START Material for this exercise

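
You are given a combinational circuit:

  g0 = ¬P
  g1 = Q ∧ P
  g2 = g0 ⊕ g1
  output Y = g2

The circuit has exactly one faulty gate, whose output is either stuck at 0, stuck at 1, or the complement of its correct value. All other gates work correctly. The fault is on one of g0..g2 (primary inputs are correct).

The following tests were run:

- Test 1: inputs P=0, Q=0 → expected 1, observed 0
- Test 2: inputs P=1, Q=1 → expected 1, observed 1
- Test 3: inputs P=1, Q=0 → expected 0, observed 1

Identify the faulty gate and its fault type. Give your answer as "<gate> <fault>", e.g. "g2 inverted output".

g1 stuck-at-1

Fault-free values for test 1 (P=0, Q=0): g0=1, g1=0, g2=1, giving Y=1. Observed 0.
Test 1: faults giving observed 0 are {g0 stuck-at-0, g0 inverted output, g1 stuck-at-1, g1 inverted output, g2 stuck-at-0, g2 inverted output}.
Test 2 (P=1, Q=1): fault-free g0=0, g1=1, g2=1 → 1; observed 1. Eliminates g0 inverted output, g1 inverted output, g2 stuck-at-0, g2 inverted output.
Test 3 (P=1, Q=0): fault-free g0=0, g1=0, g2=0 → 0; observed 1. Eliminates g0 stuck-at-0.
Only g1 stuck-at-1 is consistent with every test.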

END Material for this exercise

Instructions to follow
All the records shown above need to be given again exactly.

Result
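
You are given a combinational circuit:

  g0 = ¬P
  g1 = Q ∧ P
  g2 = g0 ⊕ g1
  output Y = g2

The circuit has exactly one faulty gate, whose output is either stuck at 0, stuck at 1, or the complement of its correct value. All other gates work correctly. The fault is on one of g0..g2 (primary inputs are correct).

The following tests were run:

- Test 1: inputs P=0, Q=0 → expected 1, observed 0
- Test 2: inputs P=1, Q=1 → expected 1, observed 1
- Test 3: inputs P=1, Q=0 → expected 0, observed 1

Identify the faulty gate and its fault type. Give your answer as "<gate> <fault>", e.g. "g2 inverted output".

g1 stuck-at-1

Fault-free values for test 1 (P=0, Q=0): g0=1, g1=0, g2=1, giving Y=1. Observed 0.
Test 1: faults giving observed 0 are {g0 stuck-at-0, g0 inverted output, g1 stuck-at-1, g1 inverted output, g2 stuck-at-0, g2 inverted output}.
Test 2 (P=1, Q=1): fault-free g0=0, g1=1, g2=1 → 1; observed 1. Eliminates g0 inverted output, g1 inverted output, g2 stuck-at-0, g2 inverted output.
Test 3 (P=1, Q=0): fault-free g0=0, g1=0, g2=0 → 0; observed 1. Eliminates g0 stuck-at-0.
Only g1 stuck-at-1 is consistent with every test.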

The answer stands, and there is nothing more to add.